Scan the entries below for "equation" and copy each line that holds it.

+++ Exercise material

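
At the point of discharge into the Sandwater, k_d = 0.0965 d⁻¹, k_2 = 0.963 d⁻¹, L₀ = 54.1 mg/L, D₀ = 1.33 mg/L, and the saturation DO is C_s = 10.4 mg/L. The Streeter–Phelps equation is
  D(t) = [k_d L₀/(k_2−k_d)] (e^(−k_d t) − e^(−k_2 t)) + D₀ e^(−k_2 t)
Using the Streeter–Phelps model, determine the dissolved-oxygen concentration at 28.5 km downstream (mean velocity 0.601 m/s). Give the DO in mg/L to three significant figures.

Travel time t = x/v = 28.5 km / (0.601 m/s) = 28500 m / 0.601 m/s = 47420 s = 0.5489 d.
k_d L₀/(k_2−k_d) = 0.0965×54.1/(0.963−0.0965) = 5.221/0.8665 = 6.025 mg/L.
e^(−k_d t) = e^(−0.0965×0.5489) = 0.9484; e^(−k_2 t) = e^(−0.963×0.5489) = 0.5895.
D = 6.025 × (0.9484 − 0.5895) + 1.33 × 0.5895 = 2.163 + 0.7840 = 2.947 mg/L.
DO = C_s − D = 10.4 − 2.947 = 7.453 mg/L.

DO ≈ 7.45 mg/L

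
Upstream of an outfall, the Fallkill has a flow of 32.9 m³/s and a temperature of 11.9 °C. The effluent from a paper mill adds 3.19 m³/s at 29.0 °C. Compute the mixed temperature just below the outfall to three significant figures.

Flow-weighted mixing: C = (Q_r C_r + Q_w C_w)/(Q_r + Q_w)
= (32.9×11.9 + 3.19×29.0)/(32.9 + 3.19) = 484.0/36.09 = 13.41 °C.

13.4 °C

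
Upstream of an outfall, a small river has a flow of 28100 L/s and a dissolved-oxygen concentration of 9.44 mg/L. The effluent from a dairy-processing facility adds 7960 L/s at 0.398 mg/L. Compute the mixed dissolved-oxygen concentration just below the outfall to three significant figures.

Flow-weighted mixing: C = (Q_r C_r + Q_w C_w)/(Q_r + Q_w)
= (28100×9.44 + 7960×0.398)/(28100 + 7960) = 268400/36060 = 7.444 mg/L.

7.44 mg/L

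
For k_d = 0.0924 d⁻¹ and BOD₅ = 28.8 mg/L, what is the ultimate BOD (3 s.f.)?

BOD₅ = L₀(1 − e^(−5k_d)) ⇒ L₀ = BOD₅ / (1 − e^(−5×0.0924))
= 28.8 / (1 − 0.6300) = 28.8 / 0.3700 = 77.84 mg/L.

L₀ ≈ 77.8 mg/L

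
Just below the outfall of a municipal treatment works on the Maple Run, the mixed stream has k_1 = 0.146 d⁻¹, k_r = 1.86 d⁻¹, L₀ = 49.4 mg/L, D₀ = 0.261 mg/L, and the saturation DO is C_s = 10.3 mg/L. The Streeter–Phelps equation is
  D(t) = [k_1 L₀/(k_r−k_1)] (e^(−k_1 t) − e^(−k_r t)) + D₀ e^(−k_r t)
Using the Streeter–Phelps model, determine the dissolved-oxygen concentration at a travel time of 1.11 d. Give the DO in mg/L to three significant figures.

DO ≈ 7.22 mg/L

k_1 L₀/(k_r−k_1) = 0.146×49.4/(1.86−0.146) = 7.212/1.714 = 4.208 mg/L.
e^(−k_1 t) = e^(−0.146×1.110) = 0.8504; e^(−k_r t) = e^(−1.86×1.110) = 0.1269.
D = 4.208 × (0.8504 − 0.1269) + 0.261 × 0.1269 = 3.045 + 0.03311 = 3.078 mg/L.
DO = C_s − D = 10.3 − 3.078 = 7.222 mg/L.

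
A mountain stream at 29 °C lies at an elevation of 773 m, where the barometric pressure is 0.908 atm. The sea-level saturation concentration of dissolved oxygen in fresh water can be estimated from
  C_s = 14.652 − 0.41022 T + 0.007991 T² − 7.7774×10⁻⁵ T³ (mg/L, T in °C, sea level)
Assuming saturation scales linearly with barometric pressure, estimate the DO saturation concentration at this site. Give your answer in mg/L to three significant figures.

At sea level: C_s = 14.652 − 0.41022×29 + 0.007991×29² − 7.7774×10⁻⁵×29³ = 7.579 mg/L.
Pressure correction: C_s' = 7.579 × 0.908 = 6.882 mg/L.

C_s ≈ 6.88 mg/L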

++++++

◆ **The completed task**:
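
At the point of discharge into the Sandwater, k_d = 0.0965 d⁻¹, k_2 = 0.963 d⁻¹, L₀ = 54.1 mg/L, D₀ = 1.33 mg/L, and the saturation DO is C_s = 10.4 mg/L. The Streeter–Phelps equation is
Just below the outfall of a municipal treatment works on the Maple Run, the mixed stream has k_1 = 0.146 d⁻¹, k_r = 1.86 d⁻¹, L₀ = 49.4 mg/L, D₀ = 0.261 mg/L, and the saturation DO is C_s = 10.3 mg/L. The Streeter–Phelps equation is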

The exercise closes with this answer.